Goal of the exercise:
Print each of the entries exactly, leaving nothing out.

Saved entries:
········

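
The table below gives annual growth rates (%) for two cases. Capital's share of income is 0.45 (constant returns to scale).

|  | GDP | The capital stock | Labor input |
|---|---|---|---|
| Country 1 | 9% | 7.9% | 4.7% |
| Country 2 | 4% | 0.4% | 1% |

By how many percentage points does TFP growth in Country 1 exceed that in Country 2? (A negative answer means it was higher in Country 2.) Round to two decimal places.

Labor's share = 1 − 0.45 = 0.55.
Country 1: TFP = 9 − 3.555 − 2.585 = 2.86%.
Country 2: TFP = 4 − 0.18 − 0.55 = 3.27%.
Difference = 2.86 − (3.27) = -0.41 pp.

-0.41 percentage points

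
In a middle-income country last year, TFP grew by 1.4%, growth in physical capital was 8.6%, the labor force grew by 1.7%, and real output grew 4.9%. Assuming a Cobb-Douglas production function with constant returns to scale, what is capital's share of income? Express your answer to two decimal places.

0.26

gY = gA + α·gK + (1−α)·gL, so gY − gA − gL = α(gK − gL).
4.9 − 1.4 − 1.7 = α × (8.6 − 1.7).
1.8 = 6.9 α, so α = 0.2609.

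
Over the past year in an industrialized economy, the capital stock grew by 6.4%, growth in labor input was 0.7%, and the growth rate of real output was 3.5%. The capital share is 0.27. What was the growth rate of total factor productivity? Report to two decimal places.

1.26%

Labor's share = 1 − 0.27 = 0.73.
The capital stock: 0.27 × 6.4 = 1.728 pp.
Labor input: 0.73 × 0.7 = 0.511 pp.
TFP growth = 3.5 − 2.239 = 1.261%.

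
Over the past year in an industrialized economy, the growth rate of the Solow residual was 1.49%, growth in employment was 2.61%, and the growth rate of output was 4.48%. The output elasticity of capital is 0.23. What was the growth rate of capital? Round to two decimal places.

Labor's share = 1 − 0.23 = 0.77.
gY = gA + 0.77×2.61 + 0.23×g.
0.23×g = 4.48 − 1.49 − 2.0097 = 0.9803.
g = 0.9803 / 0.23 = 4.2622%.

4.26%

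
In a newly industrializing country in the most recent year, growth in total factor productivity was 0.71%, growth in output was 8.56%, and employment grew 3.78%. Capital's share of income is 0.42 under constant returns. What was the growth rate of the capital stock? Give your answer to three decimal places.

The capital stock grew 13.470%.

Labor's share = 1 − 0.42 = 0.58.
gY = gA + 0.58×3.78 + 0.42×g.
0.42×g = 8.56 − 0.71 − 2.1924 = 5.6576.
g = 5.6576 / 0.42 = 13.47048%.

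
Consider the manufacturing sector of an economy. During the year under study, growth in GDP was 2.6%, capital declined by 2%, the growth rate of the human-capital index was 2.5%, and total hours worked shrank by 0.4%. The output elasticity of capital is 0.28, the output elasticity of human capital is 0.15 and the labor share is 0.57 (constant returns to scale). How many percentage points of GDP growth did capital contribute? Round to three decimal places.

-0.560

Contribution = share × growth = 0.28 × (-2) = -0.56 pp.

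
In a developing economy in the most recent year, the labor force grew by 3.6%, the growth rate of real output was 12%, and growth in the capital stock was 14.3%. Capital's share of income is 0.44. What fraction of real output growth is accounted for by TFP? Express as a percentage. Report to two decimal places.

Labor's share = 1 − 0.44 = 0.56.
The capital stock: 0.44 × 14.3 = 6.292 pp.
The labor force: 0.56 × 3.6 = 2.016 pp.
TFP growth = 12 − 8.308 = 3.692%.
TFP share of growth = 3.692 / 12 × 100 = 30.7667%.

TFP accounted for 30.77% of growth.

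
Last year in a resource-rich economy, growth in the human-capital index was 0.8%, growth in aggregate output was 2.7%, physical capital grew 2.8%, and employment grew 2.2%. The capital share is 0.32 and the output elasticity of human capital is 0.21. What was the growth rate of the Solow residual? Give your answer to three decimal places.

Labor's share = 1 − 0.32 − 0.21 = 0.47.
Physical capital: 0.32 × 2.8 = 0.896 pp.
The human-capital index: 0.21 × 0.8 = 0.168 pp.
Employment: 0.47 × 2.2 = 1.034 pp.
TFP growth = 2.7 − 2.098 = 0.602%.

The Solow residual growth was 0.602%.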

········

Response to the exercise:
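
The table below gives annual growth rates (%) for two cases. Capital's share of income is 0.45 (constant returns to scale).

|  | GDP | The capital stock | Labor input |
|---|---|---|---|
| Country 1 | 9% | 7.9% | 4.7% |
| Country 2 | 4% | 0.4% | 1% |

By how many percentage points does TFP growth in Country 1 exceed that in Country 2? (A negative answer means it was higher in Country 2.) Round to two decimal places.

Labor's share = 1 − 0.45 = 0.55.
Country 1: TFP = 9 − 3.555 − 2.585 = 2.86%.
Country 2: TFP = 4 − 0.18 − 0.55 = 3.27%.
Difference = 2.86 − (3.27) = -0.41 pp.

-0.41 percentage points

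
In a middle-income country last year, TFP grew by 1.4%, growth in physical capital was 8.6%, the labor force grew by 1.7%, and real output grew 4.9%. Assuming a Cobb-Douglas production function with constant returns to scale, what is capital's share of income? Express your answer to two decimal places.

0.26

gY = gA + α·gK + (1−α)·gL, so gY − gA − gL = α(gK − gL).
4.9 − 1.4 − 1.7 = α × (8.6 − 1.7).
1.8 = 6.9 α, so α = 0.2609.

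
Over the past year in an industrialized economy, the capital stock grew by 6.4%, growth in labor input was 0.7%, and the growth rate of real output was 3.5%. The capital share is 0.27. What was the growth rate of total factor productivity? Report to two decimal places.

1.26%

Labor's share = 1 − 0.27 = 0.73.
The capital stock: 0.27 × 6.4 = 1.728 pp.
Labor input: 0.73 × 0.7 = 0.511 pp.
TFP growth = 3.5 − 2.239 = 1.261%.

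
Over the past year in an industrialized economy, the growth rate of the Solow residual was 1.49%, growth in employment was 2.61%, and the growth rate of output was 4.48%. The output elasticity of capital is 0.23. What was the growth rate of capital? Round to two decimal places.

Labor's share = 1 − 0.23 = 0.77.
gY = gA + 0.77×2.61 + 0.23×g.
0.23×g = 4.48 − 1.49 − 2.0097 = 0.9803.
g = 0.9803 / 0.23 = 4.2622%.

4.26%

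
In a newly industrializing country in the most recent year, growth in total factor productivity was 0.71%, growth in output was 8.56%, and employment grew 3.78%. Capital's share of income is 0.42 under constant returns. What was the growth rate of the capital stock? Give your answer to three decimal places.

The capital stock grew 13.470%.

Labor's share = 1 − 0.42 = 0.58.
gY = gA + 0.58×3.78 + 0.42×g.
0.42×g = 8.56 − 0.71 − 2.1924 = 5.6576.
g = 5.6576 / 0.42 = 13.47048%.

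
Consider the manufacturing sector of an economy. During the year under study, growth in GDP was 2.6%, capital declined by 2%, the growth rate of the human-capital index was 2.5%, and total hours worked shrank by 0.4%. The output elasticity of capital is 0.28, the output elasticity of human capital is 0.15 and the labor share is 0.57 (constant returns to scale). How many percentage points of GDP growth did capital contribute? Round to three decimal places.

-0.560

Contribution = share × growth = 0.28 × (-2) = -0.56 pp.

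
In a developing economy in the most recent year, the labor force grew by 3.6%, the growth rate of real output was 12%, and growth in the capital stock was 14.3%. Capital's share of income is 0.44. What fraction of real output growth is accounted for by TFP? Express as a percentage. Report to two decimal places.

Labor's share = 1 − 0.44 = 0.56.
The capital stock: 0.44 × 14.3 = 6.292 pp.
The labor force: 0.56 × 3.6 = 2.016 pp.
TFP growth = 12 − 8.308 = 3.692%.
TFP share of growth = 3.692 / 12 × 100 = 30.7667%.

TFP accounted for 30.77% of growth.

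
Last year in a resource-rich economy, growth in the human-capital index was 0.8%, growth in aggregate output was 2.7%, physical capital grew 2.8%, and employment grew 2.2%. The capital share is 0.32 and the output elasticity of human capital is 0.21. What was the growth rate of the Solow residual? Give your answer to three decimal places.

Labor's share = 1 − 0.32 − 0.21 = 0.47.
Physical capital: 0.32 × 2.8 = 0.896 pp.
The human-capital index: 0.21 × 0.8 = 0.168 pp.
Employment: 0.47 × 2.2 = 1.034 pp.
TFP growth = 2.7 − 2.098 = 0.602%.

The Solow residual growth was 0.602%.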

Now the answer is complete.